── Data shown

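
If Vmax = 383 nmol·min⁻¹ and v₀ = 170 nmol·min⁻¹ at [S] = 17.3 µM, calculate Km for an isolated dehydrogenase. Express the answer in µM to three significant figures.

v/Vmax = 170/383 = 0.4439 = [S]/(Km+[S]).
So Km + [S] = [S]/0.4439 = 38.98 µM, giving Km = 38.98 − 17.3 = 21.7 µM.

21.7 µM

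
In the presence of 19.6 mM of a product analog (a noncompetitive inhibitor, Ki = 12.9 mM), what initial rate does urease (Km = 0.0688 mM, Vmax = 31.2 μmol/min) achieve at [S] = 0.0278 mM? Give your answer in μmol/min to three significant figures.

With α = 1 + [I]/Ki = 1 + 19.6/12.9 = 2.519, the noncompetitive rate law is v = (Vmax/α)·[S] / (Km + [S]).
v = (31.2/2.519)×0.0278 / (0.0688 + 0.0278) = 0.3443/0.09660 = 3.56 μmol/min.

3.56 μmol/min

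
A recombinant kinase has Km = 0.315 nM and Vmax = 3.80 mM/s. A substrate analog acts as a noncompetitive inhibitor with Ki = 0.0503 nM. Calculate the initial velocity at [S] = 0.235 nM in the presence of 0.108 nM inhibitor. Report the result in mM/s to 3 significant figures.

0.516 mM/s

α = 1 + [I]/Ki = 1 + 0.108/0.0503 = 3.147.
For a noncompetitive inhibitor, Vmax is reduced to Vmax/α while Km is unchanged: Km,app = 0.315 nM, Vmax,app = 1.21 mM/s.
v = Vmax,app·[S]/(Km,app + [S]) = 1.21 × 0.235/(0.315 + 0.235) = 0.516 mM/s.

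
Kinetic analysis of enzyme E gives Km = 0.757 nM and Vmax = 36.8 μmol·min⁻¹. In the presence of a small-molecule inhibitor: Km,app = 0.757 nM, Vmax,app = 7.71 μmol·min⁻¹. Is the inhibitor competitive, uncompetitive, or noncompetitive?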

────
── Data shown

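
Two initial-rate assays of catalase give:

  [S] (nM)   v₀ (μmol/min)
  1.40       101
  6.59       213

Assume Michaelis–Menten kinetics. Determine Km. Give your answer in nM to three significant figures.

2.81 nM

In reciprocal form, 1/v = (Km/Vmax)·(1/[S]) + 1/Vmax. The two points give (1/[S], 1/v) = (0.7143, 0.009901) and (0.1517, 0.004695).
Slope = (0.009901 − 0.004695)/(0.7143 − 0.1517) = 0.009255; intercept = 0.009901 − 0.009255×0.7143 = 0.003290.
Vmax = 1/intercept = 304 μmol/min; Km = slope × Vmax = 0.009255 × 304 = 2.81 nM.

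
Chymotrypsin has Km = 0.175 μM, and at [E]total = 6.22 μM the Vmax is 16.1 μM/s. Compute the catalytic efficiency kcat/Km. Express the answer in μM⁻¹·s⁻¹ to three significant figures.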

────
── Data shown

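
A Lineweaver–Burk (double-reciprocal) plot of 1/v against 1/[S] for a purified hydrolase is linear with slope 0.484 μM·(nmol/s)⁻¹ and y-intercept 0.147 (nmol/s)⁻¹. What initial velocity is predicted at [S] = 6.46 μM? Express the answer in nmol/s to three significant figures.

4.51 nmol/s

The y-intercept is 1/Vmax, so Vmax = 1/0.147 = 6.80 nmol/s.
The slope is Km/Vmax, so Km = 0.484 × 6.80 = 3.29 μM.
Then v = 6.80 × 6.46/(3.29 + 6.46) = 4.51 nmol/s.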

────

When the line with "A recombinant kinase" is reached in the data above, start copying there, and copy each line exactly until the line with "Kinetic analysis of" has been copied; copy nothing else.

> **Answer**:
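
A recombinant kinase has Km = 0.315 nM and Vmax = 3.80 mM/s. A substrate analog acts as a noncompetitive inhibitor with Ki = 0.0503 nM. Calculate the initial velocity at [S] = 0.235 nM in the presence of 0.108 nM inhibitor. Report the result in mM/s to 3 significant figures.

0.516 mM/s

α = 1 + [I]/Ki = 1 + 0.108/0.0503 = 3.147.
For a noncompetitive inhibitor, Vmax is reduced to Vmax/α while Km is unchanged: Km,app = 0.315 nM, Vmax,app = 1.21 mM/s.
v = Vmax,app·[S]/(Km,app + [S]) = 1.21 × 0.235/(0.315 + 0.235) = 0.516 mM/s.

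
Kinetic analysis of enzyme E gives Km = 0.757 nM and Vmax = 36.8 μmol·min⁻¹. In the presence of a small-molecule inhibitor: Km,app = 0.757 nM, Vmax,app = 7.71 μmol·min⁻¹. Is the inhibitor competitive, uncompetitive, or noncompetitive?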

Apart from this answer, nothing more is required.